*The task*. Please return every line in the entries below with the word "defect" in it.

=== Begin Enclosure ===

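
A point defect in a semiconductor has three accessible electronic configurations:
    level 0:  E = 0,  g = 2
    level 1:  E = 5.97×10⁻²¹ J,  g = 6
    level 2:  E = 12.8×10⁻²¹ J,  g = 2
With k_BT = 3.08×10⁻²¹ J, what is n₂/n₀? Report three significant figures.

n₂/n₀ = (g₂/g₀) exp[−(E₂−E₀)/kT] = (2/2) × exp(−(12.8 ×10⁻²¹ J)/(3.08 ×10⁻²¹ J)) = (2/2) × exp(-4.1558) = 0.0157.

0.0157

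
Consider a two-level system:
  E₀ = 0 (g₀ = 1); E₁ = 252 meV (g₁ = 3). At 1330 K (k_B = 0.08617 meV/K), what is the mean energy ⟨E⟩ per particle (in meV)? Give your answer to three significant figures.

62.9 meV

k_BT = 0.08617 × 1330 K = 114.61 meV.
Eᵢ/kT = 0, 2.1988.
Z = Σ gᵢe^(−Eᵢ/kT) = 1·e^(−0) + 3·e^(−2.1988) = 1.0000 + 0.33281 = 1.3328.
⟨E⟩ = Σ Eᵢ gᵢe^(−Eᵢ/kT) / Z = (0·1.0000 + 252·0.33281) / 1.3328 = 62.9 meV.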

=== End Enclosure ===
=== Begin Enclosure ===

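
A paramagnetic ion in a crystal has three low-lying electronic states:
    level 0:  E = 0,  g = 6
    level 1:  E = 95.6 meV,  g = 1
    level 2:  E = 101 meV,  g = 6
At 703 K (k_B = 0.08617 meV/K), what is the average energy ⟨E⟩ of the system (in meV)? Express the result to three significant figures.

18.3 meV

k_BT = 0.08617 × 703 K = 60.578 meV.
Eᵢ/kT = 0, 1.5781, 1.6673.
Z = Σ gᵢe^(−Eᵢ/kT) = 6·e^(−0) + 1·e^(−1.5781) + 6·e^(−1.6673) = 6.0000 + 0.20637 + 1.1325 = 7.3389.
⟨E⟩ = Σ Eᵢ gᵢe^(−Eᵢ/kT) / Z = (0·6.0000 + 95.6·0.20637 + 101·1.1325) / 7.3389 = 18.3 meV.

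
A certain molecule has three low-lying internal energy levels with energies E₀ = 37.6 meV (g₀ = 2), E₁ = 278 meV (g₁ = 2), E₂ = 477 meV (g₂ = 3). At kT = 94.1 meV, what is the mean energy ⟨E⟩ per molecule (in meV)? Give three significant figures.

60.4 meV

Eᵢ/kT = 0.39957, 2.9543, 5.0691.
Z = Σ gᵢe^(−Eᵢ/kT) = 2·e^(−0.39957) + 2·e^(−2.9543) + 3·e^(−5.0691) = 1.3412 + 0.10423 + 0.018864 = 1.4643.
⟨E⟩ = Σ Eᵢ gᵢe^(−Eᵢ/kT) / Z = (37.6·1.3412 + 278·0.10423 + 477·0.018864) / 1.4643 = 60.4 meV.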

=== End Enclosure ===
=== Begin Enclosure ===

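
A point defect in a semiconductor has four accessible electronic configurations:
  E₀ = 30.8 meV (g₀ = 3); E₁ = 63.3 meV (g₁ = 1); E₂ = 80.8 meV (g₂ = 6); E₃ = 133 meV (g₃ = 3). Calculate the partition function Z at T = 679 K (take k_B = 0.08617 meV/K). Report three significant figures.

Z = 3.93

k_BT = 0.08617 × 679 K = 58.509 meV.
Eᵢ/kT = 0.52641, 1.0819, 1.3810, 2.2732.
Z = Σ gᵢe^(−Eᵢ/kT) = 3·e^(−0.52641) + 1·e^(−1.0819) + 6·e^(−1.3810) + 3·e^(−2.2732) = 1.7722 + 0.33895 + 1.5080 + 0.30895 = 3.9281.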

=== End Enclosure ===

*Answer space*.
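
A point defect in a semiconductor has three accessible electronic configurations:
A point defect in a semiconductor has four accessible electronic configurations: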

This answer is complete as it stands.